• [Aim of the task] Count the lines that contain the string "order" in the records beneath, and respond with the number only.

• [Stored items]
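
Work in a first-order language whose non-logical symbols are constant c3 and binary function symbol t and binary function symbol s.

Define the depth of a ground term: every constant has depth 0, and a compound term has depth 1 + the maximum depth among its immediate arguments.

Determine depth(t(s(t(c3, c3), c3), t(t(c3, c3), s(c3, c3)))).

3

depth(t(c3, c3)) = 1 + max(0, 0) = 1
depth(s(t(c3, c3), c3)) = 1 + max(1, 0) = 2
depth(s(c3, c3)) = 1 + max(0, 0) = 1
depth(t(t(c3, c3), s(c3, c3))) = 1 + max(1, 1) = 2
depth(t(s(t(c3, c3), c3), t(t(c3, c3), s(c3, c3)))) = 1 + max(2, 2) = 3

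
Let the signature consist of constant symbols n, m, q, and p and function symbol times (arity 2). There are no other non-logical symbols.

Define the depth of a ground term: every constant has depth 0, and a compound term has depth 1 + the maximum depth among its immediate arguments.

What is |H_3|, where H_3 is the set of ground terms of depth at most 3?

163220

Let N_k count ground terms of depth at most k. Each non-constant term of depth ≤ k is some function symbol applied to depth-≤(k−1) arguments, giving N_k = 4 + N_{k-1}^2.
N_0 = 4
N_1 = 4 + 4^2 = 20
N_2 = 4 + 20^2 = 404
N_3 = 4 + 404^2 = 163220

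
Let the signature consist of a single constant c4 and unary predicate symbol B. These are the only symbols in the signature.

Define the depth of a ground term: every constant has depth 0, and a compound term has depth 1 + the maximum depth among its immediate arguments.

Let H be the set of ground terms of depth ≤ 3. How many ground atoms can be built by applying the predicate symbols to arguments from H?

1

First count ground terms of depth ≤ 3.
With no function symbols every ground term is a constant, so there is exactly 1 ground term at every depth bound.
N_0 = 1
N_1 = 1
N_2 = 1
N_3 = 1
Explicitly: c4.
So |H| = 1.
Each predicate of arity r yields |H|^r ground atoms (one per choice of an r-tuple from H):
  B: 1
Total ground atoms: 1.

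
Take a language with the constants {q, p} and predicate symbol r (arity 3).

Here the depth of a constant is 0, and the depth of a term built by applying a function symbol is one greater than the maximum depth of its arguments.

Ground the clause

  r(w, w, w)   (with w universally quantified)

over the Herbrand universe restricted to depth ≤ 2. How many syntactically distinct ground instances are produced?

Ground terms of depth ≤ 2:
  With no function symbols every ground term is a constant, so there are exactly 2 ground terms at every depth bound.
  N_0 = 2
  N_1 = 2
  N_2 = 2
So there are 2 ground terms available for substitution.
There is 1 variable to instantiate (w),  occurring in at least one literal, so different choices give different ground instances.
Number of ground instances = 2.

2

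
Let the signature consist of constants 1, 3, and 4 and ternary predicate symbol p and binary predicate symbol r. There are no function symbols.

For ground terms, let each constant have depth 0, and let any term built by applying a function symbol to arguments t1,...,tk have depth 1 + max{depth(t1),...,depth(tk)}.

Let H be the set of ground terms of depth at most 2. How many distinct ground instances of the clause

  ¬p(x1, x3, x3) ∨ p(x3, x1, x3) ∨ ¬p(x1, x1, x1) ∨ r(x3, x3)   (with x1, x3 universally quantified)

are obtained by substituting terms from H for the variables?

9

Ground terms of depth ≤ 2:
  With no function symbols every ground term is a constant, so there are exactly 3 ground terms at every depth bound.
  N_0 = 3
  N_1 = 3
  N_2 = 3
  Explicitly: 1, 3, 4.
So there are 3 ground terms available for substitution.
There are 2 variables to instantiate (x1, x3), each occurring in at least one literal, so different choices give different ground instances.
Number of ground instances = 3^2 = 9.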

---

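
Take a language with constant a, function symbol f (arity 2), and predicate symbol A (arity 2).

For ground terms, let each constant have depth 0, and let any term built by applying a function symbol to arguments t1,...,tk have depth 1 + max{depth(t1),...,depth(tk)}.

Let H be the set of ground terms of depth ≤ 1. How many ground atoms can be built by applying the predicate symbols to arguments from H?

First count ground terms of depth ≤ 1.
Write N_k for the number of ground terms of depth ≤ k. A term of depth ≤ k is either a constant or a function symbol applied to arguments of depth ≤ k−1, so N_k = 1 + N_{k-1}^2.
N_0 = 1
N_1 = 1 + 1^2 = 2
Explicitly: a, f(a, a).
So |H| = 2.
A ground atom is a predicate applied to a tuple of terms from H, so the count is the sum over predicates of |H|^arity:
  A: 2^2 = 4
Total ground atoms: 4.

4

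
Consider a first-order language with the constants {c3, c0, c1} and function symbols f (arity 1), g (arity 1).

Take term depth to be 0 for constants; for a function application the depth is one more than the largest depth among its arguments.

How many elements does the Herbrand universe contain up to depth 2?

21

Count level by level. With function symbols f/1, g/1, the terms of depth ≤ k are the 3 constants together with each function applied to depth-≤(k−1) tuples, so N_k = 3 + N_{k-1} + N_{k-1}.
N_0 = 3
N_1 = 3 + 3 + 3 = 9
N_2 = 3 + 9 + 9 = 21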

...

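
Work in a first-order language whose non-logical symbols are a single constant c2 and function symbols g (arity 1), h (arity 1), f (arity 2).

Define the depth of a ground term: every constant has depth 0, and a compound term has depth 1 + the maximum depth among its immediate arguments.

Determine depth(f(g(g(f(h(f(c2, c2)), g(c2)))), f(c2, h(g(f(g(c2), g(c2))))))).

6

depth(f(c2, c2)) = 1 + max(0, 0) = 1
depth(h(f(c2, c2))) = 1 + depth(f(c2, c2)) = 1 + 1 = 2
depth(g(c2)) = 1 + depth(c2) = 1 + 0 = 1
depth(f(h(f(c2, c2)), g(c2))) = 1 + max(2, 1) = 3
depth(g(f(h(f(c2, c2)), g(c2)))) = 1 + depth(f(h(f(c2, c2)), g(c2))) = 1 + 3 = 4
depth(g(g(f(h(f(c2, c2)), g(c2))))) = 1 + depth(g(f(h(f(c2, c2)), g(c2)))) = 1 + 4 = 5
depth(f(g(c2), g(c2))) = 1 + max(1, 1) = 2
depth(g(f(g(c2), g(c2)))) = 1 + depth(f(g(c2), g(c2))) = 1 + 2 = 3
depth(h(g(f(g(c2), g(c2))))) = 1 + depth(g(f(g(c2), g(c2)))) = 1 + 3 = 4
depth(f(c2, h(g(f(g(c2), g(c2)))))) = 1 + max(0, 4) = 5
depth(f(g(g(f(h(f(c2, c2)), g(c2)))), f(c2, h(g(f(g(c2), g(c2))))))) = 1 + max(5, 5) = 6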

• [Task output] 3